§ TASK TO CARRY OUT: The listing that follows must be given again in full and exactly.

○ ○ ○ ○

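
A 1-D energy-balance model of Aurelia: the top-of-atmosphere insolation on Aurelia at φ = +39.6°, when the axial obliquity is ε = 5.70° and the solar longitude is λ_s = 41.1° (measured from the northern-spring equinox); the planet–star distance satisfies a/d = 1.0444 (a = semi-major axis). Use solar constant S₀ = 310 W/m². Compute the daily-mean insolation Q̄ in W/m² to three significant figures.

Solar declination: sin δ = sin ε · sin λ_s = sin 5.70° × sin 41.1° = 0.06529, so δ = +3.744°.
cos H₀ = −tan(+39.6°) tan(+3.744°) = -0.0541, H₀ = 1.6250 rad.
Bracket: H₀ sin φ sin δ + cos φ cos δ sin H₀ = 1.6250×0.63742×0.06529 + 0.77051×0.99787×0.99853 = 0.067628 + 0.767739 = 0.835367.
Inverse-square distance factor (a/d)² = 1.0444² = 1.090771.
Q̄ = (S₀/π) × 1.090771 × [bracket] = (310/π) × 1.090771 × 0.835367 = 89.91 W/m².

Q̄ ≈ 89.9 W/m²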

○ ○ ○ ○

§ TASK OUTPUT:
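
A 1-D energy-balance model of Aurelia: the top-of-atmosphere insolation on Aurelia at φ = +39.6°, when the axial obliquity is ε = 5.70° and the solar longitude is λ_s = 41.1° (measured from the northern-spring equinox); the planet–star distance satisfies a/d = 1.0444 (a = semi-major axis). Use solar constant S₀ = 310 W/m². Compute the daily-mean insolation Q̄ in W/m² to three significant figures.

Solar declination: sin δ = sin ε · sin λ_s = sin 5.70° × sin 41.1° = 0.06529, so δ = +3.744°.
cos H₀ = −tan(+39.6°) tan(+3.744°) = -0.0541, H₀ = 1.6250 rad.
Bracket: H₀ sin φ sin δ + cos φ cos δ sin H₀ = 1.6250×0.63742×0.06529 + 0.77051×0.99787×0.99853 = 0.067628 + 0.767739 = 0.835367.
Inverse-square distance factor (a/d)² = 1.0444² = 1.090771.
Q̄ = (S₀/π) × 1.090771 × [bracket] = (310/π) × 1.090771 × 0.835367 = 89.91 W/m².

Q̄ ≈ 89.9 W/m²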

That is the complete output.